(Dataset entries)

--------------------------------------------------

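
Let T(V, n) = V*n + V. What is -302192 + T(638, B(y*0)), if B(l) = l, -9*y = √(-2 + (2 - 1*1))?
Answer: -301554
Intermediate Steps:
y = -I/9 (y = -√(-2 + (2 - 1*1))/9 = -√(-2 + (2 - 1))/9 = -√(-2 + 1)/9 = -I/9 ≈ -0.11111*I)
T(V, n) = V + V*n
-302192 + T(638, B(y*0)) = -302192 + 638*(1 - I/9*0) = -302192 + 638*(1 + 0) = -302192 + 638*1 = -302192 + 638 = -301554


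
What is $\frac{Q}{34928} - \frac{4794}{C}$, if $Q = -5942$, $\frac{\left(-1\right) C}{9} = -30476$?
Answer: $- \frac{74885015}{399174648} \approx -0.1876$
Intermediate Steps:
$C = 274284$ ($C = \left(-9\right) \left(-30476\right) = 274284$)
$\frac{Q}{34928} - \frac{4794}{C} = - \frac{5942}{34928} - \frac{4794}{274284} = \left(-5942\right) \frac{1}{34928} - \frac{799}{45714} = - \frac{2971}{17464} - \frac{799}{45714} = - \frac{74885015}{399174648}$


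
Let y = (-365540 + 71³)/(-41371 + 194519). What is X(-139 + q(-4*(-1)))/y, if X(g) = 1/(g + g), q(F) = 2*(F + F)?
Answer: 76574/938367 ≈ 0.081603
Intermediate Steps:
q(F) = 4*F (q(F) = 2*(2*F) = 4*F)
X(g) = 1/(2*g)
y = -7629/153148 (y = (-365540 + 357911)/153148 = -7629*1/153148 = -7629/153148 ≈ -0.049815)
X(-139 + q(-4*(-1)))/y = (1/(2*(-139 + 4*(-4*(-1)))))/(-7629/153148) = (1/(2*(-139 + 4*4)))*(-153148/7629) = (1/(2*(-139 + 16)))*(-153148/7629) = ((½)/(-123))*(-153148/7629) = ((½)*(-1/123))*(-153148/7629) = -1/246*(-153148/7629) = 76574/938367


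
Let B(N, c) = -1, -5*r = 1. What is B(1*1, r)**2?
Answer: 1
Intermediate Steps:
r = -1/5 (r = -1/5*1 = -1/5 ≈ -0.20000)
B(1*1, r)**2 = (-1)**2 = 1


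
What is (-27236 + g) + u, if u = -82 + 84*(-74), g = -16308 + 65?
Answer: -49777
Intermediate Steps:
g = -16243
u = -6298 (u = -82 - 6216 = -6298)
(-27236 + g) + u = (-27236 - 16243) - 6298 = -43479 - 6298 = -49777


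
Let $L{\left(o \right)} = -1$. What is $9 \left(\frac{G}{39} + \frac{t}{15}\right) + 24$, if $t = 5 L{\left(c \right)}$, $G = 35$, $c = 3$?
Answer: $\frac{378}{13} \approx 29.077$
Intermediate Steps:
$t = -5$ ($t = 5 \left(-1\right) = -5$)
$9 \left(\frac{G}{39} + \frac{t}{15}\right) + 24 = 9 \left(\frac{35}{39} - \frac{5}{15}\right) + 24 = 9 \left(35 \cdot \frac{1}{39} - \frac{1}{3}\right) + 24 = 9 \left(\frac{35}{39} - \frac{1}{3}\right) + 24 = 9 \cdot \frac{22}{39} + 24 = \frac{66}{13} + 24 = \frac{378}{13}$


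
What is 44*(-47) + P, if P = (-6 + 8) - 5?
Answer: -2071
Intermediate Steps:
P = -3 (P = 2 - 5 = -3)
44*(-47) + P = 44*(-47) - 3 = -2068 - 3 = -2071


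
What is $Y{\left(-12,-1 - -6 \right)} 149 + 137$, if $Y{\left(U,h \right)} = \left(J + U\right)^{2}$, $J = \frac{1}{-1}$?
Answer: $25318$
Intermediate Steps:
$J = -1$
$Y{\left(U,h \right)} = \left(-1 + U\right)^{2}$
$Y{\left(-12,-1 - -6 \right)} 149 + 137 = \left(-1 - 12\right)^{2} \cdot 149 + 137 = \left(-13\right)^{2} \cdot 149 + 137 = 169 \cdot 149 + 137 = 25181 + 137 = 25318$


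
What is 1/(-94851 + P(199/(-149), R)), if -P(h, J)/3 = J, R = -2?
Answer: -1/94845 ≈ -1.0544e-5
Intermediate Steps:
P(h, J) = -3*J
1/(-94851 + P(199/(-149), R)) = 1/(-94851 - 3*(-2)) = 1/(-94851 + 6) = 1/(-94845) = -1/94845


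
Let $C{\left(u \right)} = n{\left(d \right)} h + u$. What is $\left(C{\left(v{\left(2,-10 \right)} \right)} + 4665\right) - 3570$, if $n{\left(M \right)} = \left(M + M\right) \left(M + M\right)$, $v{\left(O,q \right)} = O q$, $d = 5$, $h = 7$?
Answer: $1775$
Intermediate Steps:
$n{\left(M \right)} = 4 M^{2}$ ($n{\left(M \right)} = 2 M 2 M = 4 M^{2}$)
$C{\left(u \right)} = 700 + u$ ($C{\left(u \right)} = 4 \cdot 5^{2} \cdot 7 + u = 4 \cdot 25 \cdot 7 + u = 100 \cdot 7 + u = 700 + u$)
$\left(C{\left(v{\left(2,-10 \right)} \right)} + 4665\right) - 3570 = \left(\left(700 + 2 \left(-10\right)\right) + 4665\right) - 3570 = \left(\left(700 - 20\right) + 4665\right) - 3570 = \left(680 + 4665\right) - 3570 = 5345 - 3570 = 1775$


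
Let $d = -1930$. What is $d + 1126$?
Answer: $-804$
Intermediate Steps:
$d + 1126 = -1930 + 1126 = -804$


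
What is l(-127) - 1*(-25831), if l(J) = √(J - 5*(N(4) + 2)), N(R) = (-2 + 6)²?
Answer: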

--------------------------------------------------

From the records above, copy each line in which the string "Answer" occurs.

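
Answer: -301554
Answer: $- \frac{74885015}{399174648} \approx -0.1876$
Answer: 76574/938367 ≈ 0.081603
Answer: 1
Answer: -49777
Answer: $\frac{378}{13} \approx 29.077$
Answer: -2071
Answer: $25318$
Answer: -1/94845 ≈ -1.0544e-5
Answer: $1775$
Answer: $-804$
Answer: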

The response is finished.